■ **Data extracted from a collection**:
--- START ---

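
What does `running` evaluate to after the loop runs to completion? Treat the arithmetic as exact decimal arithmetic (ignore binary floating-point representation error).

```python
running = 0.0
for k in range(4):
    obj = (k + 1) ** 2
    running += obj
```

Let's trace through this code step by step.

Initialize: running = 0.0
Entering loop: for k in range(4):
After iteration 1: k = 0, running = 1.0, obj = 1
After iteration 2: k = 1, running = 5.0, obj = 4
After iteration 3: k = 2, running = 14.0, obj = 9
After iteration 4: k = 3, running = 30.0, obj = 16
Loop ends.

Final answer: 30.0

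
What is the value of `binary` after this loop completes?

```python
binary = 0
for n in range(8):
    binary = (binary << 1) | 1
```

Let's trace through this code step by step.

Initialize: binary = 0
Entering loop: for n in range(8):
After iteration 1: n = 0, binary = 1
After iteration 2: n = 1, binary = 3
After iteration 3: n = 2, binary = 7
After iteration 4: n = 3, binary = 15
After iteration 5: n = 4, binary = 31
After iteration 6: n = 5, binary = 63
After iteration 7: n = 6, binary = 127
After iteration 8: n = 7, binary = 255
Loop ends.

Final answer: 255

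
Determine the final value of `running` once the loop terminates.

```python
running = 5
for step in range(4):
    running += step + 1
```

Let's trace through this code step by step.

Initialize: running = 5
Entering loop: for step in range(4):
After iteration 1: step = 0, running = 6
After iteration 2: step = 1, running = 8
After iteration 3: step = 2, running = 11
After iteration 4: step = 3, running = 15
Loop ends.

Final answer: 15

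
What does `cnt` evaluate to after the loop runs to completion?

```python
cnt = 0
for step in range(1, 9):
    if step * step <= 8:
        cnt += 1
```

Let's trace through this code step by step.

Initialize: cnt = 0
Entering loop: for step in range(1, 9):
After iteration 1: step = 1, cnt = 1
After iteration 2: step = 2, cnt = 2
After iteration 3: step = 3, cnt = 2
After iteration 4: step = 4, cnt = 2
After iteration 5: step = 5, cnt = 2
After iteration 6: step = 6, cnt = 2
After iteration 7: step = 7, cnt = 2
After iteration 8: step = 8, cnt = 2
Loop ends.

Final answer: 2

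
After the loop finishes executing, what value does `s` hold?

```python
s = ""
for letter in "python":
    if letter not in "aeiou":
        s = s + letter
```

Let's trace through this code step by step.

Initialize: s = ''
Entering loop: for letter in "python":
After iteration 1: letter = 'p', s = 'p'
After iteration 2: letter = 'y', s = 'py'
After iteration 3: letter = 't', s = 'pyt'
After iteration 4: letter = 'h', s = 'pyth'
After iteration 5: letter = 'o', s = 'pyth'
After iteration 6: letter = 'n', s = 'pythn'
Loop ends.

Final answer: 'pythn'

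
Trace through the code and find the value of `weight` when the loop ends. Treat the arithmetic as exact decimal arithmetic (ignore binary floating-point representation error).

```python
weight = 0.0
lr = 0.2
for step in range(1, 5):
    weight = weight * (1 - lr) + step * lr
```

Let's trace through this code step by step.

Initialize: weight = 0.0
Initialize: lr = 0.2
Entering loop: for step in range(1, 5):
After iteration 1: step = 1, weight = 0.2
After iteration 2: step = 2, weight = 0.56
After iteration 3: step = 3, weight = 1.048
After iteration 4: step = 4, weight = 1.6384
Loop ends.

Final answer: 1.6384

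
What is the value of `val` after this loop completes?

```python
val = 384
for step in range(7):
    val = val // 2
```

Let's trace through this code step by step.

Initialize: val = 384
Entering loop: for step in range(7):
After iteration 1: step = 0, val = 192
After iteration 2: step = 1, val = 96
After iteration 3: step = 2, val = 48
After iteration 4: step = 3, val = 24
After iteration 5: step = 4, val = 12
After iteration 6: step = 5, val = 6
After iteration 7: step = 6, val = 3
Loop ends.

Final answer: 3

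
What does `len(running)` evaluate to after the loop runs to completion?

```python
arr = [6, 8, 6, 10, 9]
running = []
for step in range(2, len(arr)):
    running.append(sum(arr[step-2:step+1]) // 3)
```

Let's trace through this code step by step.

Initialize: arr = [6, 8, 6, 10, 9]
Initialize: running = []
Entering loop: for step in range(2, len(arr)):
After iteration 1: step = 2, running = [6]
After iteration 2: step = 3, running = [6, 8]
After iteration 3: step = 4, running = [6, 8, 8]
Loop ends.
len(running) = 3

Final answer: 3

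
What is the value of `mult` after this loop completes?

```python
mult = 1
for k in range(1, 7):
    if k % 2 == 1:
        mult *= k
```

Let's trace through this code step by step.

Initialize: mult = 1
Entering loop: for k in range(1, 7):
After iteration 1: k = 1, mult = 1
After iteration 2: k = 2, mult = 1
After iteration 3: k = 3, mult = 3
After iteration 4: k = 4, mult = 3
After iteration 5: k = 5, mult = 15
After iteration 6: k = 6, mult = 15
Loop ends.

Final answer: 15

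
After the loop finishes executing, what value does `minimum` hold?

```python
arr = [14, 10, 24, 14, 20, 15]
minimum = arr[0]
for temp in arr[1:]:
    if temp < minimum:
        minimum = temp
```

Let's trace through this code step by step.

Initialize: arr = [14, 10, 24, 14, 20, 15]
Initialize: minimum = 14
Entering loop: for temp in arr[1:]:
After iteration 1: temp = 10, minimum = 10
After iteration 2: temp = 24, minimum = 10
After iteration 3: temp = 14, minimum = 10
After iteration 4: temp = 20, minimum = 10
After iteration 5: temp = 15, minimum = 10
Loop ends.

Final answer: 10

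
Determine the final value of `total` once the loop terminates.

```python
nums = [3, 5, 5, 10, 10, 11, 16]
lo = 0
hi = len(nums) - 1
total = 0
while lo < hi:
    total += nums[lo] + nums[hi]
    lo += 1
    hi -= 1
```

Let's trace through this code step by step.

Initialize: nums = [3, 5, 5, 10, 10, 11, 16]
Initialize: lo = 0
Initialize: hi = 6
Initialize: total = 0
Entering loop: while lo < hi:
After iteration 1: lo = 1, hi = 5, total = 19
After iteration 2: lo = 2, hi = 4, total = 35
After iteration 3: lo = 3, hi = 3, total = 50
Loop ends.

Final answer: 50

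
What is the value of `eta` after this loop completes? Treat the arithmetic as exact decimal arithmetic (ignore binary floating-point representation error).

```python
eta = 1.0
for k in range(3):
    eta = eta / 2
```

Let's trace through this code step by step.

Initialize: eta = 1.0
Entering loop: for k in range(3):
After iteration 1: k = 0, eta = 0.5
After iteration 2: k = 1, eta = 0.25
After iteration 3: k = 2, eta = 0.125
Loop ends.

Final answer: 0.125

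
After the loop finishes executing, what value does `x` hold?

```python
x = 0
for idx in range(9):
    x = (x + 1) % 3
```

Let's trace through this code step by step.

Initialize: x = 0
Entering loop: for idx in range(9):
After iteration 1: idx = 0, x = 1
After iteration 2: idx = 1, x = 2
After iteration 3: idx = 2, x = 0
After iteration 4: idx = 3, x = 1
After iteration 5: idx = 4, x = 2
After iteration 6: idx = 5, x = 0
After iteration 7: idx = 6, x = 1
After iteration 8: idx = 7, x = 2
After iteration 9: idx = 8, x = 0
Loop ends.

Final answer: 0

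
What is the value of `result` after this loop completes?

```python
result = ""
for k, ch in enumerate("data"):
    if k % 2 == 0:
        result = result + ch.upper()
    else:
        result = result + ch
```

Let's trace through this code step by step.

Initialize: result = ''
Entering loop: for k, ch in enumerate("data"):
After iteration 1: k = 0, ch = 'd', result = 'D'
After iteration 2: k = 1, ch = 'a', result = 'Da'
After iteration 3: k = 2, ch = 't', result = 'DaT'
After iteration 4: k = 3, ch = 'a', result = 'DaTa'
Loop ends.

Final answer: 'DaTa'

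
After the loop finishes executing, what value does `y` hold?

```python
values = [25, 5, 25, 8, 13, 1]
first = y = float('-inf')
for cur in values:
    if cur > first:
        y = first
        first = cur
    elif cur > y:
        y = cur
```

Let's trace through this code step by step.

Initialize: values = [25, 5, 25, 8, 13, 1]
Initialize: first = -inf
Initialize: y = -inf
Entering loop: for cur in values:
After iteration 1: cur = 25, first = 25, y = -inf
After iteration 2: cur = 5, first = 25, y = 5
After iteration 3: cur = 25, first = 25, y = 25
After iteration 4: cur = 8, first = 25, y = 25
After iteration 5: cur = 13, first = 25, y = 25
After iteration 6: cur = 1, first = 25, y = 25
Loop ends.

Final answer: 25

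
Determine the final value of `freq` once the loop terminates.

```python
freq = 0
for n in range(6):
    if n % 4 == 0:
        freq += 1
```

Let's trace through this code step by step.

Initialize: freq = 0
Entering loop: for n in range(6):
After iteration 1: n = 0, freq = 1
After iteration 2: n = 1, freq = 1
After iteration 3: n = 2, freq = 1
After iteration 4: n = 3, freq = 1
After iteration 5: n = 4, freq = 2
After iteration 6: n = 5, freq = 2
Loop ends.

Final answer: 2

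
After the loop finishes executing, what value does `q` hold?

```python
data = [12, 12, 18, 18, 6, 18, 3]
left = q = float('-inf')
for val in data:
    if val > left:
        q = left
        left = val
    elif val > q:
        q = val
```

Let's trace through this code step by step.

Initialize: data = [12, 12, 18, 18, 6, 18, 3]
Initialize: left = -inf
Initialize: q = -inf
Entering loop: for val in data:
After iteration 1: val = 12, left = 12, q = -inf
After iteration 2: val = 12, left = 12, q = 12
After iteration 3: val = 18, left = 18, q = 12
After iteration 4: val = 18, left = 18, q = 18
After iteration 5: val = 6, left = 18, q = 18
After iteration 6: val = 18, left = 18, q = 18
After iteration 7: val = 3, left = 18, q = 18
Loop ends.

Final answer: 18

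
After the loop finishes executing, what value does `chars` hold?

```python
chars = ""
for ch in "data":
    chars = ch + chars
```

Let's trace through this code step by step.

Initialize: chars = ''
Entering loop: for ch in "data":
After iteration 1: ch = 'd', chars = 'd'
After iteration 2: ch = 'a', chars = 'ad'
After iteration 3: ch = 't', chars = 'tad'
After iteration 4: ch = 'a', chars = 'atad'
Loop ends.

Final answer: 'atad'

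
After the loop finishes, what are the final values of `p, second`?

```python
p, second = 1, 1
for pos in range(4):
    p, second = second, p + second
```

Let's trace through this code step by step.

Initialize: p = 1
Initialize: second = 1
Entering loop: for pos in range(4):
After iteration 1: pos = 0, p = 1, second = 2
After iteration 2: pos = 1, p = 2, second = 3
After iteration 3: pos = 2, p = 3, second = 5
After iteration 4: pos = 3, p = 5, second = 8
Loop ends.

Final answer: 5, 8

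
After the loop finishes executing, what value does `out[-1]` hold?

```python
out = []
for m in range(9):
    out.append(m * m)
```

Let's trace through this code step by step.

Initialize: out = []
Entering loop: for m in range(9):
After iteration 1: m = 0, out = [0]
After iteration 2: m = 1, out = [0, 1]
After iteration 3: m = 2, out = [0, 1, 4]
After iteration 4: m = 3, out = [0, 1, 4, 9]
After iteration 5: m = 4, out = [0, 1, 4, 9, 16]
After iteration 6: m = 5, out = [0, 1, 4, 9, 16, 25]
After iteration 7: m = 6, out = [0, 1, 4, 9, 16, 25, 36]
After iteration 8: m = 7, out = [0, 1, 4, 9, 16, 25, 36, 49]
After iteration 9: m = 8, out = [0, 1, 4, 9, 16, 25, 36, 49, 64]
Loop ends.
out[-1] = 64

Final answer: 64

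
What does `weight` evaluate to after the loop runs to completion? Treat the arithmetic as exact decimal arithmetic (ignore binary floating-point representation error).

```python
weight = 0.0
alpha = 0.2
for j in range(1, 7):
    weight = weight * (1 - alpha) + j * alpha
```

Let's trace through this code step by step.

Initialize: weight = 0.0
Initialize: alpha = 0.2
Entering loop: for j in range(1, 7):
After iteration 1: j = 1, weight = 0.2
After iteration 2: j = 2, weight = 0.56
After iteration 3: j = 3, weight = 1.048
After iteration 4: j = 4, weight = 1.6384
After iteration 5: j = 5, weight = 2.31072
After iteration 6: j = 6, weight = 3.048576
Loop ends.

Final answer: 3.048576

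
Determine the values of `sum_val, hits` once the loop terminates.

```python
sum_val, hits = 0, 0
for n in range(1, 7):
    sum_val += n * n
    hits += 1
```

Let's trace through this code step by step.

Initialize: sum_val = 0
Initialize: hits = 0
Entering loop: for n in range(1, 7):
After iteration 1: n = 1, sum_val = 1, hits = 1
After iteration 2: n = 2, sum_val = 5, hits = 2
After iteration 3: n = 3, sum_val = 14, hits = 3
After iteration 4: n = 4, sum_val = 30, hits = 4
After iteration 5: n = 5, sum_val = 55, hits = 5
After iteration 6: n = 6, sum_val = 91, hits = 6
Loop ends.

Final answer: 91, 6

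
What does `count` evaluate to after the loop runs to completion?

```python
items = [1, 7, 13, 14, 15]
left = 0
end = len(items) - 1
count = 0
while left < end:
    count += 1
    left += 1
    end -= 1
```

Let's trace through this code step by step.

Initialize: items = [1, 7, 13, 14, 15]
Initialize: left = 0
Initialize: end = 4
Initialize: count = 0
Entering loop: while left < end:
After iteration 1: left = 1, end = 3, count = 1
After iteration 2: left = 2, end = 2, count = 2
Loop ends.

Final answer: 2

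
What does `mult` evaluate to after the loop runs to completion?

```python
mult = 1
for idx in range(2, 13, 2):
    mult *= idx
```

Let's trace through this code step by step.

Initialize: mult = 1
Entering loop: for idx in range(2, 13, 2):
After iteration 1: idx = 2, mult = 2
After iteration 2: idx = 4, mult = 8
After iteration 3: idx = 6, mult = 48
After iteration 4: idx = 8, mult = 384
After iteration 5: idx = 10, mult = 3840
After iteration 6: idx = 12, mult = 46080
Loop ends.

Final answer: 46080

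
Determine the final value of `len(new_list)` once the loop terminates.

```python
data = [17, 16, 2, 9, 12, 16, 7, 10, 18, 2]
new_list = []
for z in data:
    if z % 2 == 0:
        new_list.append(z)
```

Let's trace through this code step by step.

Initialize: data = [17, 16, 2, 9, 12, 16, 7, 10, 18, 2]
Initialize: new_list = []
Entering loop: for z in data:
After iteration 1: z = 17, new_list = []
After iteration 2: z = 16, new_list = [16]
After iteration 3: z = 2, new_list = [16, 2]
After iteration 4: z = 9, new_list = [16, 2]
After iteration 5: z = 12, new_list = [16, 2, 12]
After iteration 6: z = 16, new_list = [16, 2, 12, 16]
After iteration 7: z = 7, new_list = [16, 2, 12, 16]
After iteration 8: z = 10, new_list = [16, 2, 12, 16, 10]
After iteration 9: z = 18, new_list = [16, 2, 12, 16, 10, 18]
After iteration 10: z = 2, new_list = [16, 2, 12, 16, 10, 18, 2]
Loop ends.
len(new_list) = 7

Final answer: 7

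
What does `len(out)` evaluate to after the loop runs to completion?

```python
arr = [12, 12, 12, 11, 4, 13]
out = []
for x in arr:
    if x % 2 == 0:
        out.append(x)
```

Let's trace through this code step by step.

Initialize: arr = [12, 12, 12, 11, 4, 13]
Initialize: out = []
Entering loop: for x in arr:
After iteration 1: x = 12, out = [12]
After iteration 2: x = 12, out = [12, 12]
After iteration 3: x = 12, out = [12, 12, 12]
After iteration 4: x = 11, out = [12, 12, 12]
After iteration 5: x = 4, out = [12, 12, 12, 4]
After iteration 6: x = 13, out = [12, 12, 12, 4]
Loop ends.
len(out) = 4

Final answer: 4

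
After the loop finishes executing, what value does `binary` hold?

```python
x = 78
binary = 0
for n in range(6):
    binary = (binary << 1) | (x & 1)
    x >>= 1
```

Let's trace through this code step by step.

Initialize: x = 78
Initialize: binary = 0
Entering loop: for n in range(6):
After iteration 1: n = 0, x = 39, binary = 0
After iteration 2: n = 1, x = 19, binary = 1
After iteration 3: n = 2, x = 9, binary = 3
After iteration 4: n = 3, x = 4, binary = 7
After iteration 5: n = 4, x = 2, binary = 14
After iteration 6: n = 5, x = 1, binary = 28
Loop ends.

Final answer: 28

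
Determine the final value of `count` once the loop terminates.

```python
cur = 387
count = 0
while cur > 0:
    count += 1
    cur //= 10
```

Let's trace through this code step by step.

Initialize: cur = 387
Initialize: count = 0
Entering loop: while cur > 0:
After iteration 1: cur = 38, count = 1
After iteration 2: cur = 3, count = 2
After iteration 3: cur = 0, count = 3
Loop ends.

Final answer: 3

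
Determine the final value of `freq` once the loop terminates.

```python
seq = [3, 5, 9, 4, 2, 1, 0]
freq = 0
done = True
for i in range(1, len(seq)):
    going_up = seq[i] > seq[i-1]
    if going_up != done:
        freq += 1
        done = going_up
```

Let's trace through this code step by step.

Initialize: seq = [3, 5, 9, 4, 2, 1, 0]
Initialize: freq = 0
Initialize: done = True
Entering loop: for i in range(1, len(seq)):
After iteration 1: i = 1, freq = 0, done = True, going_up = True
After iteration 2: i = 2, freq = 0, done = True, going_up = True
After iteration 3: i = 3, freq = 1, done = False, going_up = False
After iteration 4: i = 4, freq = 1, done = False, going_up = False
After iteration 5: i = 5, freq = 1, done = False, going_up = False
After iteration 6: i = 6, freq = 1, done = False, going_up = False
Loop ends.

Final answer: 1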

--- END ---

■ **Aim of the task**: Isolate the lines above that contain the word "completes" and copy them.

■ **Solved problem**:
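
What is the value of `binary` after this loop completes?
What is the value of `val` after this loop completes?
What is the value of `mult` after this loop completes?
What is the value of `eta` after this loop completes? Treat the arithmetic as exact decimal arithmetic (ignore binary floating-point representation error).
What is the value of `result` after this loop completes?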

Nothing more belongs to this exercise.